* How to complete this task: Exactly the lines from the one containing "Fresh feed n8" through the end of the entries, both ends included, are to be output.

* Dataset entries:

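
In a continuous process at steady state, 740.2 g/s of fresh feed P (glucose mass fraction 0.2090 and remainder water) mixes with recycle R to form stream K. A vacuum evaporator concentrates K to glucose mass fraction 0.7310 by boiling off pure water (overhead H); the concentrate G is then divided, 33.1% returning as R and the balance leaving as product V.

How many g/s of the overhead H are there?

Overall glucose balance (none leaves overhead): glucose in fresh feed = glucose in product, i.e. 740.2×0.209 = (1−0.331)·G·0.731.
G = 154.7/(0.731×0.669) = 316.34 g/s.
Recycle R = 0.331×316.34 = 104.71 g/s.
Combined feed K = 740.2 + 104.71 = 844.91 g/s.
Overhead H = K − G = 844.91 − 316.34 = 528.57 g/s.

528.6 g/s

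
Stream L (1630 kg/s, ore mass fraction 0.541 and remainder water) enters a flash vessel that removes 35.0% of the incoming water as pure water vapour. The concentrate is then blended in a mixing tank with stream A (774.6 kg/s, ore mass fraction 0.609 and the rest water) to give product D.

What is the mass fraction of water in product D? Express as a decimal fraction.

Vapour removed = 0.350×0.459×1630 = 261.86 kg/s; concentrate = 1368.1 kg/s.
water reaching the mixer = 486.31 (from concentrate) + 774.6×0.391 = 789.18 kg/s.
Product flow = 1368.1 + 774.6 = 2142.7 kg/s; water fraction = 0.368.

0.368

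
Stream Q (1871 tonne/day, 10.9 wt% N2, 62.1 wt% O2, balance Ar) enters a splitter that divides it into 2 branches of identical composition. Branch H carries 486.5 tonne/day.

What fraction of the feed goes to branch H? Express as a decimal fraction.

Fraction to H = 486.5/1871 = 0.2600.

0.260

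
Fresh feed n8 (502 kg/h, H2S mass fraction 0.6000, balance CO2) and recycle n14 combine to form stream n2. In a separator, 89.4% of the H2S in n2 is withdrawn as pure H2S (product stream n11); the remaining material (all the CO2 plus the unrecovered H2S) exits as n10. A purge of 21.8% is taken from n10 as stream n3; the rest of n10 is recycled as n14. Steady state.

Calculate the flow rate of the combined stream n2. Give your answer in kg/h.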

* Result of the exercise:
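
Fresh feed n8 (502 kg/h, H2S mass fraction 0.6000, balance CO2) and recycle n14 combine to form stream n2. In a separator, 89.4% of the H2S in n2 is withdrawn as pure H2S (product stream n11); the remaining material (all the CO2 plus the unrecovered H2S) exits as n10. A purge of 21.8% is taken from n10 as stream n3; the rest of n10 is recycled as n14. Steady state.

Calculate the flow rate of the combined stream n2. Give your answer in kg/h.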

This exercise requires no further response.